- Opening Delimiter -

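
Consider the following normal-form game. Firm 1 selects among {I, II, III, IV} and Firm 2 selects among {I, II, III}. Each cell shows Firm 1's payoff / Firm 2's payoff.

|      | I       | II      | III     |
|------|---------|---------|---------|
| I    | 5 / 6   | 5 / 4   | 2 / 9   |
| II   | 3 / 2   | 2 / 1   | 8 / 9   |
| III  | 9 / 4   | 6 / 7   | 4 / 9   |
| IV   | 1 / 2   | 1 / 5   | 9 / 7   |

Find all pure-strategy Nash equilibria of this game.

(IV, III)

Check mutual best responses: a cell is a NE iff neither player can gain by unilaterally deviating.
Firm 1's best responses — vs I: III (payoff 9); vs II: III (payoff 6); vs III: IV (payoff 9).
Firm 2's best responses — vs I: III (payoff 9); vs II: III (payoff 9); vs III: III (payoff 9); vs IV: III (payoff 7).
The only mutual best response is (IV, III); neither player gains by switching there.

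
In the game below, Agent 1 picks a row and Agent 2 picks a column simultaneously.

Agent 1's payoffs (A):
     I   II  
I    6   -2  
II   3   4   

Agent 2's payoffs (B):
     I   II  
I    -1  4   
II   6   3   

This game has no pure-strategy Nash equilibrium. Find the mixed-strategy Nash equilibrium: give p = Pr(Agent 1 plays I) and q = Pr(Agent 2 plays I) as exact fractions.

In a mixed NE each player is indifferent between their pure strategies, so the opponent's mix sets the indifference.
Agent 2 indifferent between I and II: p·(-1) + (1−p)·6 = p·4 + (1−p)·3 ⟹ 6 + (-7)p = 3 + 1p ⟹ p = 3/8.
Agent 1 indifferent between I and II: q·6 + (1−q)·(-2) = q·3 + (1−q)·4 ⟹ (-2) + 8q = 4 + (-1)q ⟹ q = 2/3.

p = 3/8, q = 2/3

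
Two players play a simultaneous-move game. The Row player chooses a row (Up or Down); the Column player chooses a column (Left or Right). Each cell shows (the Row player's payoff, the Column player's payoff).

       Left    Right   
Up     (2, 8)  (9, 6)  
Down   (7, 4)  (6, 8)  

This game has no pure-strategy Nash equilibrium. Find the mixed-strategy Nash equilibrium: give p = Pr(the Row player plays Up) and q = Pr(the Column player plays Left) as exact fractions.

Each player's mixing probability is pinned down by making the *other* player indifferent.
The Column player indifferent between Left and Right: p·8 + (1−p)·4 = p·6 + (1−p)·8 ⟹ 4 + 4p = 8 + (-2)p ⟹ p = 2/3.
The Row player indifferent between Up and Down: q·2 + (1−q)·9 = q·7 + (1−q)·6 ⟹ 9 + (-7)q = 6 + 1q ⟹ q = 3/8.

p = 2/3, q = 3/8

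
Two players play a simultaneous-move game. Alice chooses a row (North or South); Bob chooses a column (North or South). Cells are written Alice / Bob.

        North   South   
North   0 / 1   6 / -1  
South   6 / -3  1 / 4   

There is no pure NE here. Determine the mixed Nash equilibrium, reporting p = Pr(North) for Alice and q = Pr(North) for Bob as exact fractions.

p = 7/9, q = 5/11

Each player's mixing probability is pinned down by making the *other* player indifferent.
Bob indifferent between North and South: p·1 + (1−p)·(-3) = p·(-1) + (1−p)·4 ⟹ (-3) + 4p = 4 + (-5)p ⟹ p = 7/9.
Alice indifferent between North and South: q·0 + (1−q)·6 = q·6 + (1−q)·1 ⟹ 6 + (-6)q = 1 + 5q ⟹ q = 5/11.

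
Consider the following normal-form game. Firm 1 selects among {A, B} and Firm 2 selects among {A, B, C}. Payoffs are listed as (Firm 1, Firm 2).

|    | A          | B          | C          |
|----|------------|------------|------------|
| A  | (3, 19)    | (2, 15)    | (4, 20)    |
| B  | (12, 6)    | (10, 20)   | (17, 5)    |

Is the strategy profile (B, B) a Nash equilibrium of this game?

Yes

Holding Firm 2 at B: Firm 1 gets 10 from B, versus 2 from A. No profitable deviation for Firm 1.
Holding Firm 1 at B: Firm 2 gets 20 from B, versus 6 from A, 5 from C. No profitable deviation for Firm 2 either.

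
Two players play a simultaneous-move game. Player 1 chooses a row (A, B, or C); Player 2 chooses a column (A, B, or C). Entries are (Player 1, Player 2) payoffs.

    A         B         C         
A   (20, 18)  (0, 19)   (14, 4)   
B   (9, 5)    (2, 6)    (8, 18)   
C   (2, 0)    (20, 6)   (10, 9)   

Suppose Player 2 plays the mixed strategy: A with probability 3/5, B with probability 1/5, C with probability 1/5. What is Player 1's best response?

Compute Player 1's expected payoff from each pure strategy against the given mix.
A: (3/5)·20 + (1/5)·0 + (1/5)·14 = 74/5
B: (3/5)·9 + (1/5)·2 + (1/5)·8 = 37/5
C: (3/5)·2 + (1/5)·20 + (1/5)·10 = 36/5
Highest expected payoff is 74/5, from A.

A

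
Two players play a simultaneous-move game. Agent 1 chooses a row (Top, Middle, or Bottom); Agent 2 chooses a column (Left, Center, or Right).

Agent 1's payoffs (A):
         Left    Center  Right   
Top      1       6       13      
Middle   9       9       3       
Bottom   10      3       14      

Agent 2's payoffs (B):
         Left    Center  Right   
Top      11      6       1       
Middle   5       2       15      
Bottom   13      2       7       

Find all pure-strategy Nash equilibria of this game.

(Bottom, Left)

Check mutual best responses: a cell is a NE iff neither player can gain by unilaterally deviating.
Agent 1's best responses — vs Left: Bottom (payoff 10); vs Center: Middle (payoff 9); vs Right: Bottom (payoff 14).
Agent 2's best responses — vs Top: Left (payoff 11); vs Middle: Right (payoff 15); vs Bottom: Left (payoff 13).
The only mutual best response is (Bottom, Left); neither player gains by switching there.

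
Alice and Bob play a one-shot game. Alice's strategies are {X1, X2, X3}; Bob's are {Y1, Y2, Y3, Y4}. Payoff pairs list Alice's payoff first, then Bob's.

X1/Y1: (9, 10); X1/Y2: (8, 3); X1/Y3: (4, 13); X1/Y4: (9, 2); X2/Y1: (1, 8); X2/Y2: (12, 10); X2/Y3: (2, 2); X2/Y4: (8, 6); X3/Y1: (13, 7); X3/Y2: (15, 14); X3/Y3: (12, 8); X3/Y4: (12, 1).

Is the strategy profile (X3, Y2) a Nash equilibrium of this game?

Yes

Holding Bob at Y2: Alice gets 15 from X3, versus 8 from X1, 12 from X2. No profitable deviation for Alice.
Holding Alice at X3: Bob gets 14 from Y2, versus 7 from Y1, 8 from Y3, 1 from Y4. No profitable deviation for Bob either.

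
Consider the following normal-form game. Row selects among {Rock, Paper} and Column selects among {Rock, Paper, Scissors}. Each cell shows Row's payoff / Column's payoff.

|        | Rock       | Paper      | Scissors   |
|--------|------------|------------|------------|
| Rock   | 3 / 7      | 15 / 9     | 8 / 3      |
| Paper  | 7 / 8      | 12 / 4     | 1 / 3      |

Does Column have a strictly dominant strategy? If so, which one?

No strictly dominant strategy

A strategy is strictly dominant if it gives Column a strictly higher payoff than every other strategy, against every choice by the opponent.
Rock is not dominant: against Rock, Paper gives 9 > 7.
Paper is not dominant: against Paper, Rock gives 8 > 4.
Scissors is not dominant: against Rock, Rock gives 7 > 3.
No single strategy is best against every opponent action.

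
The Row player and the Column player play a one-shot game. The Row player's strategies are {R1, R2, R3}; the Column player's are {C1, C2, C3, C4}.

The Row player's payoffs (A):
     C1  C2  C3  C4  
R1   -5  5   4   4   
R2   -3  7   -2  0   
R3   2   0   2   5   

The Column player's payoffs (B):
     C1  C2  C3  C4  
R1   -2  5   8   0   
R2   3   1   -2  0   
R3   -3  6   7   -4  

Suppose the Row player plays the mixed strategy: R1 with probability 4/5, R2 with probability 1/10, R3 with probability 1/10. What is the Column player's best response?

C3

The Column player's best reply maximizes expected payoff against the mix.
C1: (4/5)·(-2) + (1/10)·3 + (1/10)·(-3) = -8/5
C2: (4/5)·5 + (1/10)·1 + (1/10)·6 = 47/10
C3: (4/5)·8 + (1/10)·(-2) + (1/10)·7 = 69/10
C4: (4/5)·0 + (1/10)·0 + (1/10)·(-4) = -2/5
Highest expected payoff is 69/10, from C3.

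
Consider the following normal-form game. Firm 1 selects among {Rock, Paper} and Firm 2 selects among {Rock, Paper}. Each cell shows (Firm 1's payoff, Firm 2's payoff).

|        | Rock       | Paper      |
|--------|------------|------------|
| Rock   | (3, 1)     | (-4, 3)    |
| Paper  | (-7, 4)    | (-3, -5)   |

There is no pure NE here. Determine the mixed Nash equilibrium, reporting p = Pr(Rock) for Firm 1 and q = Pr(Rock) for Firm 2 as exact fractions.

p = 9/11, q = 1/11

In a mixed NE each player is indifferent between their pure strategies, so the opponent's mix sets the indifference.
Firm 2 indifferent between Rock and Paper: p·1 + (1−p)·4 = p·3 + (1−p)·(-5) ⟹ 4 + (-3)p = (-5) + 8p ⟹ p = 9/11.
Firm 1 indifferent between Rock and Paper: q·3 + (1−q)·(-4) = q·(-7) + (1−q)·(-3) ⟹ (-4) + 7q = (-3) + (-4)q ⟹ q = 1/11.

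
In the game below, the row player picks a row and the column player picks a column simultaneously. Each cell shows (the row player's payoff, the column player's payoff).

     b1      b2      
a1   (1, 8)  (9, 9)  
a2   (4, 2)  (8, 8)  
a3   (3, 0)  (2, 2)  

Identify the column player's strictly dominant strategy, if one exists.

b2

Check whether one of the column player's strategies beats all alternatives regardless of what the opponent does.
b2 strictly dominates: vs a1: 9 > 8; vs a2: 8 > 2; vs a3: 2 > 0.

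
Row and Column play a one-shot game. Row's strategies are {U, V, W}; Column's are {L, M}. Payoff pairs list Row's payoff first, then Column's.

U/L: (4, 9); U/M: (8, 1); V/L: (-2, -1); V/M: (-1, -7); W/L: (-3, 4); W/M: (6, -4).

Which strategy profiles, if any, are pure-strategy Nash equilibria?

(U, L)

A profile is a Nash equilibrium when each player is best-responding to the other.
Row's best responses — vs L: U (payoff 4); vs M: U (payoff 8).
Column's best responses — vs U: L (payoff 9); vs V: L (payoff -1); vs W: L (payoff 4).
The only mutual best response is (U, L); neither player gains by switching there.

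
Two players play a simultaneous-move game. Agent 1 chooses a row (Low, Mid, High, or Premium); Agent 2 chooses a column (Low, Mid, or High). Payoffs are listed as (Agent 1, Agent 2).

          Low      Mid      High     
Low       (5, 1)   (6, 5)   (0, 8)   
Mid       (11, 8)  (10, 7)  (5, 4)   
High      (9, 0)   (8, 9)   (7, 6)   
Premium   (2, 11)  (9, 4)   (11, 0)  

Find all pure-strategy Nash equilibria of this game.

Check mutual best responses: a cell is a NE iff neither player can gain by unilaterally deviating.
Agent 1's best responses — vs Low: Mid (payoff 11); vs Mid: Mid (payoff 10); vs High: Premium (payoff 11).
Agent 2's best responses — vs Low: High (payoff 8); vs Mid: Low (payoff 8); vs High: Mid (payoff 9); vs Premium: Low (payoff 11).
The only mutual best response is (Mid, Low); neither player gains by switching there.

(Mid, Low)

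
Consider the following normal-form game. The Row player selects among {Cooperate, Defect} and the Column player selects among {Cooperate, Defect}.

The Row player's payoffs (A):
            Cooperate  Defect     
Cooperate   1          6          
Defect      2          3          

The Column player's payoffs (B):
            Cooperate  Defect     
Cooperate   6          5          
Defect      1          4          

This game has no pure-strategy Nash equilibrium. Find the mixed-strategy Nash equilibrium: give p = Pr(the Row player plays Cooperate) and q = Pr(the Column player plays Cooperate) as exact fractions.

p = 3/4, q = 3/4

In a mixed NE each player is indifferent between their pure strategies, so the opponent's mix sets the indifference.
The Column player indifferent between Cooperate and Defect: p·6 + (1−p)·1 = p·5 + (1−p)·4 ⟹ 1 + 5p = 4 + 1p ⟹ p = 3/4.
The Row player indifferent between Cooperate and Defect: q·1 + (1−q)·6 = q·2 + (1−q)·3 ⟹ 6 + (-5)q = 3 + (-1)q ⟹ q = 3/4.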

- Closing Delimiter -

◆ PROMPT: Where a line in the listing above includes the string "listed", copy that line.

◆ WRITTEN ANSWER:
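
Consider the following normal-form game. Firm 1 selects among {A, B} and Firm 2 selects among {A, B, C}. Payoffs are listed as (Firm 1, Firm 2).
Two players play a simultaneous-move game. Agent 1 chooses a row (Low, Mid, High, or Premium); Agent 2 chooses a column (Low, Mid, or High). Payoffs are listed as (Agent 1, Agent 2).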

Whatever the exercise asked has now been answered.